___ Given records

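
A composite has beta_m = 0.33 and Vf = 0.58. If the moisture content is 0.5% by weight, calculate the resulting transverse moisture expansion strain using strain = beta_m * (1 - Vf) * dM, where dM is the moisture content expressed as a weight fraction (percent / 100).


dM = 0.5/100 = 0.005
strain = beta_m * (1-Vf) * dM = 0.33 * 0.42 * 0.005 = 0.000693

0.000693


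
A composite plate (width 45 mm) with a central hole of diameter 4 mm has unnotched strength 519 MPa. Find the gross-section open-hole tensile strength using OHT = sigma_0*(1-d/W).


OHT = sigma_0*(1-d/W) = 519*(1-4/45) = 472.9 MPa

472.9 MPa


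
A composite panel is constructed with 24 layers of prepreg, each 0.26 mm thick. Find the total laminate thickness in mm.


h = n * t_ply = 24 * 0.26 = 6.24 mm

6.24 mm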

______

> [What is required]:
Whatever appears in the listing above, write it down again exactly.

> [Answer to the problem]:
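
A composite has beta_m = 0.33 and Vf = 0.58. If the moisture content is 0.5% by weight, calculate the resulting transverse moisture expansion strain using strain = beta_m * (1 - Vf) * dM, where dM is the moisture content expressed as a weight fraction (percent / 100).


dM = 0.5/100 = 0.005
strain = beta_m * (1-Vf) * dM = 0.33 * 0.42 * 0.005 = 0.000693

0.000693


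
A composite plate (width 45 mm) with a central hole of diameter 4 mm has unnotched strength 519 MPa. Find the gross-section open-hole tensile strength using OHT = sigma_0*(1-d/W).


OHT = sigma_0*(1-d/W) = 519*(1-4/45) = 472.9 MPa

472.9 MPa


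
A composite panel is constructed with 24 layers of prepreg, each 0.26 mm thick. Find the total laminate thickness in mm.


h = n * t_ply = 24 * 0.26 = 6.24 mm

6.24 mm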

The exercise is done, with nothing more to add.